▸ **Task requirements**
Every line below between the one holding "An epicyclic gear train consists of a 33-tooth" and the one holding "The ring gear is held stationary and the sun", inclusive, should be copied exactly, and no other line.

▸ **Input data**
-=-=-
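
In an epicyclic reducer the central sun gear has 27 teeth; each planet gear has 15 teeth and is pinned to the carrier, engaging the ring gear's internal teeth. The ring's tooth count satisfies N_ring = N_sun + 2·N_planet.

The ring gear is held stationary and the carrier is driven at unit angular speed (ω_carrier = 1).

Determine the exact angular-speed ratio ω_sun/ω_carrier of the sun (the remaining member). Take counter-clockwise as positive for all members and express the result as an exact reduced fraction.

N_ring = 27 + 2·15 = 57
27(ω_s−ω_c) = −57(ω_r−ω_c),  ω_r=0, ω_c=1
ω_s = 1 − (57/27)(0−1) = 28/9
ω_s/ω_c = 28/9

28/9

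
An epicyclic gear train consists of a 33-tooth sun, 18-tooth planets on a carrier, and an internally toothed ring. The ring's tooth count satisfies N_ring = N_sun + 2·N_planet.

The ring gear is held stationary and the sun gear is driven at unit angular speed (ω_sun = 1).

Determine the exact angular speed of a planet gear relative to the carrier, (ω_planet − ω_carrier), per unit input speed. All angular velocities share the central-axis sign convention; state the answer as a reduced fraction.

N_ring = 33 + 2·18 = 69
33(ω_s−ω_c) = −69(ω_r−ω_c),  ω_r=0, ω_s=1
33(1−ω_c) = −69(0−ω_c)  ⇒  102ω_c = 33  ⇒  ω_c = 11/34
sun–planet: 33·(1−11/34) = −18·(ω_p−ω_c)  ⇒  ω_p−ω_c = −(33/18)·(23/34) = -253/204

-253/204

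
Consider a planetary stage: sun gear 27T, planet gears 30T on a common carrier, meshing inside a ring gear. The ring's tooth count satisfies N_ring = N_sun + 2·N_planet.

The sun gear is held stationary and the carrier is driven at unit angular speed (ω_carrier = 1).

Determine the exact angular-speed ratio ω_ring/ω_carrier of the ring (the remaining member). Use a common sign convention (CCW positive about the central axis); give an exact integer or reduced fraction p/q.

N_ring = 27 + 2·30 = 87
27(ω_s−ω_c) = −87(ω_r−ω_c),  ω_s=0, ω_c=1
ω_r = 1 − (27/87)(0−1) = 38/29
ω_r/ω_c = 38/29

38/29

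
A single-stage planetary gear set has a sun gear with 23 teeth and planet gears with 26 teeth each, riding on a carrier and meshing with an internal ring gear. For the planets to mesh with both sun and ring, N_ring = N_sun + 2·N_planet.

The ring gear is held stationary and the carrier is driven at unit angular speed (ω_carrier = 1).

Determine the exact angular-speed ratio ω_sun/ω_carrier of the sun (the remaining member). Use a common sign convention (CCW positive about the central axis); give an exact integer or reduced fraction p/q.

98/23

N_ring = 23 + 2·26 = 75
23(ω_s−ω_c) = −75(ω_r−ω_c),  ω_r=0, ω_c=1
ω_s = 1 − (75/23)(0−1) = 98/23
ω_s/ω_c = 98/23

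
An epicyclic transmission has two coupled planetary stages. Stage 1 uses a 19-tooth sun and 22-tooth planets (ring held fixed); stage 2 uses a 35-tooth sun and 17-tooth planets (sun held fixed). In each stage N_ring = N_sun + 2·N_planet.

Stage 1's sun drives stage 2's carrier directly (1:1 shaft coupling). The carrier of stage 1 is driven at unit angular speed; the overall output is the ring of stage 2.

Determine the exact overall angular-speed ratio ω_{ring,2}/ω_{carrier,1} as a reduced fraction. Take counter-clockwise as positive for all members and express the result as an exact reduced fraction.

Stage 1: N_ring = 19 + 2·22 = 63
Stage 1: 19(ω_s−ω_c) = −63(ω_r−ω_c),  ω_r=0, ω_c=1
Stage 1: ω_s = 1 − (63/19)(0−1) = 82/19
  ⇒ ω_s¹/ω_c¹ = 82/19
Stage 2: N_ring = 35 + 2·17 = 69
Stage 2: 35(ω_s−ω_c) = −69(ω_r−ω_c),  ω_s=0, ω_c=1
Stage 2: ω_r = 1 − (35/69)(0−1) = 104/69
  ⇒ ω_r²/ω_c² = 104/69
Coupling ω_c² = ω_s¹ ⇒ overall = 82/19 × 104/69 = 8528/1311

8528/1311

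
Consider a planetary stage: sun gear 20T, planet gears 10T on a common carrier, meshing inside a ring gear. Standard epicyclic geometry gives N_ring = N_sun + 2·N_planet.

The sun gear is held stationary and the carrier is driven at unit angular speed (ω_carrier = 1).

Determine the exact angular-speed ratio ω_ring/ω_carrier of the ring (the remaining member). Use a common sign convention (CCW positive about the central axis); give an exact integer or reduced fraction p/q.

N_ring = 20 + 2·10 = 40
20(ω_s−ω_c) = −40(ω_r−ω_c),  ω_s=0, ω_c=1
ω_r = 1 − (20/40)(0−1) = 3/2
ω_r/ω_c = 3/2

3/2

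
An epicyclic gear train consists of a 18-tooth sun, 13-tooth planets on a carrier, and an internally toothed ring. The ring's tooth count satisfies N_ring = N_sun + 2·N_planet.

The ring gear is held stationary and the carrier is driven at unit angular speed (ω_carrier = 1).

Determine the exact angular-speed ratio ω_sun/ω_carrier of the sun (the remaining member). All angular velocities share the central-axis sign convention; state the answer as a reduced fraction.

N_ring = 18 + 2·13 = 44
18(ω_s−ω_c) = −44(ω_r−ω_c),  ω_r=0, ω_c=1
ω_s = 1 − (44/18)(0−1) = 31/9
ω_s/ω_c = 31/9

31/9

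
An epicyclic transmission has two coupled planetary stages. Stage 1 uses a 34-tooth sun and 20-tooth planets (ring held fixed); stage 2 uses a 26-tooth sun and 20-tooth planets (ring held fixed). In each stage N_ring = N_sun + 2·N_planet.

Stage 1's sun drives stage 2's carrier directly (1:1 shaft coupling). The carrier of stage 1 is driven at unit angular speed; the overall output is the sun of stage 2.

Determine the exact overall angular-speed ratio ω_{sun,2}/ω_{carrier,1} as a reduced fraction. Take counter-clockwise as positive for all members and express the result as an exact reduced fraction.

2484/221

Stage 1: N_ring = 34 + 2·20 = 74
Stage 1: 34(ω_s−ω_c) = −74(ω_r−ω_c),  ω_r=0, ω_c=1
Stage 1: ω_s = 1 − (74/34)(0−1) = 54/17
  ⇒ ω_s¹/ω_c¹ = 54/17
Stage 2: N_ring = 26 + 2·20 = 66
Stage 2: 26(ω_s−ω_c) = −66(ω_r−ω_c),  ω_r=0, ω_c=1
Stage 2: ω_s = 1 − (66/26)(0−1) = 46/13
  ⇒ ω_s²/ω_c² = 46/13
Coupling ω_c² = ω_s¹ ⇒ overall = 54/17 × 46/13 = 2484/221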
-=-=-
▸ **Output of the task**
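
An epicyclic gear train consists of a 33-tooth sun, 18-tooth planets on a carrier, and an internally toothed ring. The ring's tooth count satisfies N_ring = N_sun + 2·N_planet.

The ring gear is held stationary and the sun gear is driven at unit angular speed (ω_sun = 1).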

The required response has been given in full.